Exercise requirements: From the line containing "A retailer records" onward to the last line of the data below, copy each line exactly and add nothing.

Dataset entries
************

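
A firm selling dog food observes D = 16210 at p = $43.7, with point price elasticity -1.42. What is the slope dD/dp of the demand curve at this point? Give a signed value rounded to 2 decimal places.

-526.73

Ed = (dD/dp)·(p/D) ⇒ dD/dp = Ed·D/p = (-1.42)·16210/43.7 = -526.7322…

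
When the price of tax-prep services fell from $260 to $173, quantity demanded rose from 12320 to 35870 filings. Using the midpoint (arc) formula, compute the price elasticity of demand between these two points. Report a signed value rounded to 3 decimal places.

%ΔQ = (35870 − 12320) / [(12320 + 35870)/2] = 23550/24095 = 0.977381…
%ΔP = (173 − 260) / [(260 + 173)/2] = -87/216.5 = -0.401847…
Arc Ed = %ΔQ / %ΔP = (23550/24095) / (-87/216.5) = -2.43221…

-2.432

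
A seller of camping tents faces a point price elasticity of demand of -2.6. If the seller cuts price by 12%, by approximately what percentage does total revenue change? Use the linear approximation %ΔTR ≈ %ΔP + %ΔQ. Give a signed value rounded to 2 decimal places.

%ΔQ ≈ Ed × %ΔP = (-2.6) × (-12%) = +31.2000%
%ΔTR ≈ %ΔP + %ΔQ = (-12%) + (+31.2000%) = +19.2000%

+19.20%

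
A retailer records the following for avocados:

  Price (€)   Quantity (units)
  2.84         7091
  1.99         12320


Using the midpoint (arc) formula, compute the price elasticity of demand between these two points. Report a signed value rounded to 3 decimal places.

%ΔQ = (12320 − 7091) / [(7091 + 12320)/2] = 5229/9705.5 = 0.538766…
%ΔP = (1.99 − 2.84) / [(2.84 + 1.99)/2] = -0.85/2.415 = -0.351966…
Arc Ed = %ΔQ / %ΔP = (5229/9705.5) / (-0.85/2.415) = -1.53073…

-1.531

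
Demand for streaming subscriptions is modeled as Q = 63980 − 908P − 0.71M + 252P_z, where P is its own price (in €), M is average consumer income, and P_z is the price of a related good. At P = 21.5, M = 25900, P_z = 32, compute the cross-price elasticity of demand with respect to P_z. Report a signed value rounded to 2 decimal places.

At the given values, Q = 63980 − 908(21.5) − 0.71(25900) + 252(32) = 34133.
∂Q/∂P_z = 252.
E = (252) × (32/34133) = 0.2362…

0.24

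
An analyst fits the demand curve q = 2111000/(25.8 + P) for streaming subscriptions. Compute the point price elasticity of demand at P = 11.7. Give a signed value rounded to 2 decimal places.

dq/dP = −2111000/(25.8 + P)² = -1501.16. At P = 11.7, q = 56293.3.
Ed = (dq/dP)·(P/q) = (-1501.16) × (11.7/56293.3) = -0.312

-0.31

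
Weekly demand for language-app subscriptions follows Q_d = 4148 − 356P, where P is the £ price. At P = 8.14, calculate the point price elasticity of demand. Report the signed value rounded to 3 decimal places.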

************

Solution to this task:
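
A retailer records the following for avocados:

  Price (€)   Quantity (units)
  2.84         7091
  1.99         12320


Using the midpoint (arc) formula, compute the price elasticity of demand between these two points. Report a signed value rounded to 3 decimal places.

%ΔQ = (12320 − 7091) / [(7091 + 12320)/2] = 5229/9705.5 = 0.538766…
%ΔP = (1.99 − 2.84) / [(2.84 + 1.99)/2] = -0.85/2.415 = -0.351966…
Arc Ed = %ΔQ / %ΔP = (5229/9705.5) / (-0.85/2.415) = -1.53073…

-1.531

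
Demand for streaming subscriptions is modeled as Q = 63980 − 908P − 0.71M + 252P_z, where P is its own price (in €), M is average consumer income, and P_z is the price of a related good. At P = 21.5, M = 25900, P_z = 32, compute the cross-price elasticity of demand with respect to P_z. Report a signed value rounded to 2 decimal places.

At the given values, Q = 63980 − 908(21.5) − 0.71(25900) + 252(32) = 34133.
∂Q/∂P_z = 252.
E = (252) × (32/34133) = 0.2362…

0.24

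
An analyst fits the demand curve q = 2111000/(25.8 + P) for streaming subscriptions. Compute the point price elasticity of demand at P = 11.7. Give a signed value rounded to 2 decimal places.

dq/dP = −2111000/(25.8 + P)² = -1501.16. At P = 11.7, q = 56293.3.
Ed = (dq/dP)·(P/q) = (-1501.16) × (11.7/56293.3) = -0.312

-0.31

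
Weekly demand for language-app subscriptions follows Q_d = 4148 − 356P, where P is the £ price. At P = 8.14, calculate the point price elasticity of demand. Report the signed value rounded to 3 decimal places.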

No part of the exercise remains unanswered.